━━━━━ Dataset content ━━━━━

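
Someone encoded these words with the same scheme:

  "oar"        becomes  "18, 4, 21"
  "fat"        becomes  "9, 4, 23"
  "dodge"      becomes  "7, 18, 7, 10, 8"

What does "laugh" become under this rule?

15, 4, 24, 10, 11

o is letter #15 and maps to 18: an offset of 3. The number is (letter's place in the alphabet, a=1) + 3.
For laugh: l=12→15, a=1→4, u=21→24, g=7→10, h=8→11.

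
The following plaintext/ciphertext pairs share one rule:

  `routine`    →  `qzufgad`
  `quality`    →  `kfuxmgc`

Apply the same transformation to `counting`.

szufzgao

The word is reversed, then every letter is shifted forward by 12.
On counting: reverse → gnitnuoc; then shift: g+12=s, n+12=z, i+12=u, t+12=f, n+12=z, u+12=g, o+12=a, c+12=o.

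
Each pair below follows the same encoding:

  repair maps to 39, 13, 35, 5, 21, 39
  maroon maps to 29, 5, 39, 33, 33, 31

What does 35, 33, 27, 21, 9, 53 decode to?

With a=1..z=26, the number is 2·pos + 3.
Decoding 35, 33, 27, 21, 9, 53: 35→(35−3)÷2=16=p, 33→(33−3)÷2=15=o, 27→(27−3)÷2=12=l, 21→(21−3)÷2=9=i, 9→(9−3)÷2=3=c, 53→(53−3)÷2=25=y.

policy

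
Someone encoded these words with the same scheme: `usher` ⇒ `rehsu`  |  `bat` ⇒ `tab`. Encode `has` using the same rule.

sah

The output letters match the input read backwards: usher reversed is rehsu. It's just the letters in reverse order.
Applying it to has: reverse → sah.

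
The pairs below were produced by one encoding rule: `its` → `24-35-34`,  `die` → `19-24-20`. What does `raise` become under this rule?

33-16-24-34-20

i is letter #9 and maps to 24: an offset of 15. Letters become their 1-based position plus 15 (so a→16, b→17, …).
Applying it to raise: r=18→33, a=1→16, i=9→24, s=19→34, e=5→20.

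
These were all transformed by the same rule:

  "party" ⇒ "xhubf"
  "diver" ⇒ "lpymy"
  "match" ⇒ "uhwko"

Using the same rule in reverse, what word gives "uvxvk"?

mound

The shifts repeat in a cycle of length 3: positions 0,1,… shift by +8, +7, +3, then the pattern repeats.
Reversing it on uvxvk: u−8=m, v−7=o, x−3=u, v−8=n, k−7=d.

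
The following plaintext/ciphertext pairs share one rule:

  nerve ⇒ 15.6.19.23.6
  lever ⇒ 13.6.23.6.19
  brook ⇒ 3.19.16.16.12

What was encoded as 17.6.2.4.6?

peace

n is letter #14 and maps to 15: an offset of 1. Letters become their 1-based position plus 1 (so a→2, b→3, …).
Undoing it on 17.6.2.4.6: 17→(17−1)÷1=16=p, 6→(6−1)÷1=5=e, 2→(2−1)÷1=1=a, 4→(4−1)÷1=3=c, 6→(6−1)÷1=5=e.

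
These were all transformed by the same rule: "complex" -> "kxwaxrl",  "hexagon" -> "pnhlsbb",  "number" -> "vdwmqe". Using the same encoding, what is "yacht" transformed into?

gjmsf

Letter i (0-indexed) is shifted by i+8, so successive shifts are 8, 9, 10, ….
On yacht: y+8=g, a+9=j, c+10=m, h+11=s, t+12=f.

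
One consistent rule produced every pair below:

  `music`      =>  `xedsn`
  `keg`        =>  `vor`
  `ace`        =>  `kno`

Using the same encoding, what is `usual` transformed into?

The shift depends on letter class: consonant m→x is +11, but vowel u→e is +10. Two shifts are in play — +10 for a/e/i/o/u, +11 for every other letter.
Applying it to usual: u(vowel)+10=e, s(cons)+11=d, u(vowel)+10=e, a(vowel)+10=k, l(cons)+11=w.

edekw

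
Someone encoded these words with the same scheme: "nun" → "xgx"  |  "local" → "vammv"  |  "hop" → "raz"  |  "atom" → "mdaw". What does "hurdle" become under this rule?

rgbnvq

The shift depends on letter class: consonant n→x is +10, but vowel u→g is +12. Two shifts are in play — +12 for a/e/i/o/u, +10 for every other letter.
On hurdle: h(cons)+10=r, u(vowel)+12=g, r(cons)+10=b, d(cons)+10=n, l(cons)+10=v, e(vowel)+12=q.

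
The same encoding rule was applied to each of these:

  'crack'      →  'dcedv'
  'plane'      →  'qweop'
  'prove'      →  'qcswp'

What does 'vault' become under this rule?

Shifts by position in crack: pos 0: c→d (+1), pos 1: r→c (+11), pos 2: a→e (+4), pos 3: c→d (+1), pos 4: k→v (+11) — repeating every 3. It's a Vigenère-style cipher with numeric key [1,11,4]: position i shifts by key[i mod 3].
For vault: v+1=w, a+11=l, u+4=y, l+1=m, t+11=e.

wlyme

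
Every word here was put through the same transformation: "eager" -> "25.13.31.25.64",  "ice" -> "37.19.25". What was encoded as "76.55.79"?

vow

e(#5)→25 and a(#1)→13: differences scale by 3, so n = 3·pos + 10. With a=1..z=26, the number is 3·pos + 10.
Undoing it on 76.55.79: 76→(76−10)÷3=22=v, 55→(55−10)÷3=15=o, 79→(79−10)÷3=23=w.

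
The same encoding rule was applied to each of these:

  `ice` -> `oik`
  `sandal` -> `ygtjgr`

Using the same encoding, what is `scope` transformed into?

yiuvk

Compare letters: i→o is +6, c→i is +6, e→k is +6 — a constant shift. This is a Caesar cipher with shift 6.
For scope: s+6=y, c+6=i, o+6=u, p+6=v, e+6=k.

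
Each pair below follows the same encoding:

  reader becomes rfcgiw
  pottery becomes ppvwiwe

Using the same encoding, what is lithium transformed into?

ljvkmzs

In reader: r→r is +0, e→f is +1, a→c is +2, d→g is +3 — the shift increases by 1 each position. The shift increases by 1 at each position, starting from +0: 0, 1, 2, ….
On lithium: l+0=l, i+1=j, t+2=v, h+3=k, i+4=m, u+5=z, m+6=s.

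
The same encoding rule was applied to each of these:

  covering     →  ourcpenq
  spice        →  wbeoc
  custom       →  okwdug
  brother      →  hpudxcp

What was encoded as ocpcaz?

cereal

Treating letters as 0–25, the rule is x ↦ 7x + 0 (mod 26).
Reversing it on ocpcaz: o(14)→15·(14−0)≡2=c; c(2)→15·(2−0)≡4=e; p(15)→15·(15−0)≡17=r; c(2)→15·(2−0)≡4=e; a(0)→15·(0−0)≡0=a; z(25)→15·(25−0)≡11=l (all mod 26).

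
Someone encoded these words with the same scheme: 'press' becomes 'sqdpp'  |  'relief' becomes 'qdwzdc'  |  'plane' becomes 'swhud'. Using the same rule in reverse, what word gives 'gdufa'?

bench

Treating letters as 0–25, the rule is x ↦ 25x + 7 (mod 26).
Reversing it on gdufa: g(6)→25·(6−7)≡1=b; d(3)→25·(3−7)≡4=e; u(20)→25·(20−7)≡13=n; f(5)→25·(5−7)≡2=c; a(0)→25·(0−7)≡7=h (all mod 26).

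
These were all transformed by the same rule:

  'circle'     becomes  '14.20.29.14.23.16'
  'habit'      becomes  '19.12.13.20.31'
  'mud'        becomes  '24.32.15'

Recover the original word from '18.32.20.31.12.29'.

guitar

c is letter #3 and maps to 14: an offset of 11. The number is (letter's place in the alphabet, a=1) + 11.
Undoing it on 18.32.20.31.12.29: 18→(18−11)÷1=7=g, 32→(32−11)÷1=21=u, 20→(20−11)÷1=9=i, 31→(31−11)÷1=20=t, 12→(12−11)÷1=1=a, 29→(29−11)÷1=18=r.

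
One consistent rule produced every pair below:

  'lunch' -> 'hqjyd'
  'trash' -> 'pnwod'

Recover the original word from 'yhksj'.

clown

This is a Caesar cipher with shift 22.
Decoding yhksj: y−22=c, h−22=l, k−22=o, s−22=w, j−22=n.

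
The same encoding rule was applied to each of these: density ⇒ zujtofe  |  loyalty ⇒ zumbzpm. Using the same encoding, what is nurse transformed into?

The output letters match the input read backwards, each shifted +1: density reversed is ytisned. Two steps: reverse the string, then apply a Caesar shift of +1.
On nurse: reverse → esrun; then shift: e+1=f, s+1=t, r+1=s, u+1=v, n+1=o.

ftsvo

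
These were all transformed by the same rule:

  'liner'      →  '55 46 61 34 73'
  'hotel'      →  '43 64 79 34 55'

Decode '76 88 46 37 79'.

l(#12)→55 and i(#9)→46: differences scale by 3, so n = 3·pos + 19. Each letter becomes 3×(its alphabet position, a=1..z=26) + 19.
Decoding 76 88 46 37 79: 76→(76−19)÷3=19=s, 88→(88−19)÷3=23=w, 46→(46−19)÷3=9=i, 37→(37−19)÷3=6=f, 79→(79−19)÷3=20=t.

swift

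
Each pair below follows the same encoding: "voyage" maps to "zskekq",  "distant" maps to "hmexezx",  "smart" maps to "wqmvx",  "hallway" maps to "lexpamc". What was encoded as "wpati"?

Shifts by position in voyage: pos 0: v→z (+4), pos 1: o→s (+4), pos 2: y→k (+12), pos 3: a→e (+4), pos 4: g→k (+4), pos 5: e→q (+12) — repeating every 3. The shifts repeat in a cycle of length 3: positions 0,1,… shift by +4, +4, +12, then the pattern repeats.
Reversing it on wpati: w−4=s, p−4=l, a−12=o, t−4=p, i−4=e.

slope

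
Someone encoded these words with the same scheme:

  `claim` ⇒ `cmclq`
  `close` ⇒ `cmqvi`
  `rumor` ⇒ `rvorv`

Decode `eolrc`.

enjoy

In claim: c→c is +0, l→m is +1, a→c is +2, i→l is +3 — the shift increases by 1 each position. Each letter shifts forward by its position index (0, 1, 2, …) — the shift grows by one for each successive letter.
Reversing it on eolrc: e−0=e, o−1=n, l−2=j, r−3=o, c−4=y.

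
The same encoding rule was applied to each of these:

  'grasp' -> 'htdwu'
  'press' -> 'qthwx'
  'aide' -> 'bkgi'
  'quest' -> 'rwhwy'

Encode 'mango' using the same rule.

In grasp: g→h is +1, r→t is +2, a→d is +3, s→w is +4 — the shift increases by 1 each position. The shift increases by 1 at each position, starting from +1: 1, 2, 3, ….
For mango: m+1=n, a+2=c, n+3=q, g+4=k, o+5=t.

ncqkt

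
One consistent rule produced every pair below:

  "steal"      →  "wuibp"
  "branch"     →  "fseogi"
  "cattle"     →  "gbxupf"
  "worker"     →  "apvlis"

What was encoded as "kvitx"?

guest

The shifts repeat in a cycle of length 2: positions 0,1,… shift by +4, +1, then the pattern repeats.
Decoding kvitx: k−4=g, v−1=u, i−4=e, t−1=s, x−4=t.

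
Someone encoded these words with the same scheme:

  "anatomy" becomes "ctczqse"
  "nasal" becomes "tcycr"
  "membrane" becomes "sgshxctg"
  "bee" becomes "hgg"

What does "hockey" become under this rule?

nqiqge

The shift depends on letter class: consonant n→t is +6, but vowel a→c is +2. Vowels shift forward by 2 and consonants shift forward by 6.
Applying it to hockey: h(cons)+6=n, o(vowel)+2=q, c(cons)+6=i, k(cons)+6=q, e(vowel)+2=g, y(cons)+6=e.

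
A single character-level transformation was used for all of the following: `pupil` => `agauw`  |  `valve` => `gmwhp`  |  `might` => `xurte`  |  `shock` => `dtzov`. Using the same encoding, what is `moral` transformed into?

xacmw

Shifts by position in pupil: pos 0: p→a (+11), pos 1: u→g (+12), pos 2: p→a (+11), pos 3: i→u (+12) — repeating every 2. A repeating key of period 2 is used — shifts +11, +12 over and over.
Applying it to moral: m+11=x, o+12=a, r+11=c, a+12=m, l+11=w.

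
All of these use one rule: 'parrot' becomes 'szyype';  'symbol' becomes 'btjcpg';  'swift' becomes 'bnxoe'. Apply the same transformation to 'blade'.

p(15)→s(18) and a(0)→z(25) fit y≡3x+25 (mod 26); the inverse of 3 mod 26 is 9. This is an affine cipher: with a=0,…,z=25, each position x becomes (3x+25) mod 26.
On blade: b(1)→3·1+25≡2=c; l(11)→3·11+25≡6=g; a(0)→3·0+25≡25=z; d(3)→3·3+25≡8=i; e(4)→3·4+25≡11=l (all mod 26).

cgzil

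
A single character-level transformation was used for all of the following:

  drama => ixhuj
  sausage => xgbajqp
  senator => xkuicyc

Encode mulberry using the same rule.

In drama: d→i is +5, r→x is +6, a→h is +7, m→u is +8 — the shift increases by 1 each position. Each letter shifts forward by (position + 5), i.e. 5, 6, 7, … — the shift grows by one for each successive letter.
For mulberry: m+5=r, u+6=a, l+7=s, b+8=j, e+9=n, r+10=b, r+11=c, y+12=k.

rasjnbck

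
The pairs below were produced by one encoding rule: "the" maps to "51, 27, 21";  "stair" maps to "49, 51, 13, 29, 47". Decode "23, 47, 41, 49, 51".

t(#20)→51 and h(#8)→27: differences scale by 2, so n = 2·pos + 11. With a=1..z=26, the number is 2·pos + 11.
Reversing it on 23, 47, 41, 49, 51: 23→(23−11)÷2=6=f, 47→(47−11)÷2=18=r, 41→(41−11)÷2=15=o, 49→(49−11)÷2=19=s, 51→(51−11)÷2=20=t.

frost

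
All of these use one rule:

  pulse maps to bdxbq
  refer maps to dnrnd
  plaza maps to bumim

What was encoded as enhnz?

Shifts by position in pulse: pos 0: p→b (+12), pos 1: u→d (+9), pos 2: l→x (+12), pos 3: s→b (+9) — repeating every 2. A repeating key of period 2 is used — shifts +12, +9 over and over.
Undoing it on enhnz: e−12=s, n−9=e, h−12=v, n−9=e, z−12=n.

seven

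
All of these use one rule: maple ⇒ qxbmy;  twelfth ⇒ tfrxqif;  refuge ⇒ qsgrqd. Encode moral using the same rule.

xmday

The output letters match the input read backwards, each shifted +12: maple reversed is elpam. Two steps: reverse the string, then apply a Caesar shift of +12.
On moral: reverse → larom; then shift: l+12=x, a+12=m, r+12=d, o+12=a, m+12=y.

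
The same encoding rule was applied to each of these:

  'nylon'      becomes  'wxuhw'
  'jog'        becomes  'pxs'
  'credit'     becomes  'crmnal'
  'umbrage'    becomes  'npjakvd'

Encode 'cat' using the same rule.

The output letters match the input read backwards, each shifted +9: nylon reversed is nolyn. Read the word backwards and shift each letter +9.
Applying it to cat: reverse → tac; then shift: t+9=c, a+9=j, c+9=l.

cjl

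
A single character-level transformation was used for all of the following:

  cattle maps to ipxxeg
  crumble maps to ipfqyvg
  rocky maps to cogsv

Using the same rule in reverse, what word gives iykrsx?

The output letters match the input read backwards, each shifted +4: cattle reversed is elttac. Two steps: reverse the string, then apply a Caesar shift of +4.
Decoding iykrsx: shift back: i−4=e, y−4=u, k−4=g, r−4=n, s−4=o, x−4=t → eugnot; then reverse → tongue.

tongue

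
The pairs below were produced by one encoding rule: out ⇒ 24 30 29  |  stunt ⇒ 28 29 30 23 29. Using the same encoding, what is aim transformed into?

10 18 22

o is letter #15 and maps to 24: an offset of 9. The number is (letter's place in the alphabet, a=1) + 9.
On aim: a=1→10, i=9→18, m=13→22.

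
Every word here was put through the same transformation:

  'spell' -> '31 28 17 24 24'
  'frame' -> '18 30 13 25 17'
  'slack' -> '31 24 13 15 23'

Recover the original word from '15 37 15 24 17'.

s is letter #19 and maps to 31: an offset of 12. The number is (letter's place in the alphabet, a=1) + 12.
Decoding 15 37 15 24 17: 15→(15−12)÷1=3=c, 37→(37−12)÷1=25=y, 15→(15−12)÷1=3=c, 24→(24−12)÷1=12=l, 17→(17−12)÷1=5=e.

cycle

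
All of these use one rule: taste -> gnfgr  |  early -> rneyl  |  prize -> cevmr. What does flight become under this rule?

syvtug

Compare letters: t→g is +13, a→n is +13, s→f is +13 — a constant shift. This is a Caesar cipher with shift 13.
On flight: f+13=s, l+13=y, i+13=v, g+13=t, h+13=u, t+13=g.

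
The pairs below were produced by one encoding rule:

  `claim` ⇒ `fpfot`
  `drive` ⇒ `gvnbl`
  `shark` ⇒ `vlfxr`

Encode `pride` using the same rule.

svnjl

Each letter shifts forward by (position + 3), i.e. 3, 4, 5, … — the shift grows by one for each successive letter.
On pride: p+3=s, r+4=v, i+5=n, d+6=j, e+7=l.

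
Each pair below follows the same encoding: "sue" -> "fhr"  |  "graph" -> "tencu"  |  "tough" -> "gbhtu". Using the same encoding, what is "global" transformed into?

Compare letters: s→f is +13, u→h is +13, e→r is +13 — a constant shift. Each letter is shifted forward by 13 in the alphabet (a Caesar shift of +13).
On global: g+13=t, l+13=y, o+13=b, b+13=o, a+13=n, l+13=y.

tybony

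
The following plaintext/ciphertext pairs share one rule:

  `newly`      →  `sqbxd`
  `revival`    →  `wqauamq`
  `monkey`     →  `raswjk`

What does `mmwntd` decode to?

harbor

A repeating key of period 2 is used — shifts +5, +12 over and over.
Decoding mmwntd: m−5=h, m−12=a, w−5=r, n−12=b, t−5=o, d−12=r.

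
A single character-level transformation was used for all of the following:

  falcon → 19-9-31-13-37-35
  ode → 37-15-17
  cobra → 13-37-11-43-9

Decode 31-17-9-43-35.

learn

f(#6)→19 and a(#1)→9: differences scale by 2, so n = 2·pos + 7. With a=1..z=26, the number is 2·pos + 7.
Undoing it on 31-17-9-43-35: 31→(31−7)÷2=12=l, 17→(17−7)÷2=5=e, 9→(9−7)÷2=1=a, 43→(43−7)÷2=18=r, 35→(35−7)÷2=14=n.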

━━━━━

▶ [Problem to work on]: Print only what lies in the material above starting at the line with "The pairs below were produced by one encoding rule: out" and ending at the line with "24 13 15 23'", every line exactly as given.

▶ [Solution]:
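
The pairs below were produced by one encoding rule: out ⇒ 24 30 29  |  stunt ⇒ 28 29 30 23 29. Using the same encoding, what is aim transformed into?

10 18 22

o is letter #15 and maps to 24: an offset of 9. The number is (letter's place in the alphabet, a=1) + 9.
On aim: a=1→10, i=9→18, m=13→22.

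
Every word here was put through the same transformation:

  'spell' -> '31 28 17 24 24'
  'frame' -> '18 30 13 25 17'
  'slack' -> '31 24 13 15 23'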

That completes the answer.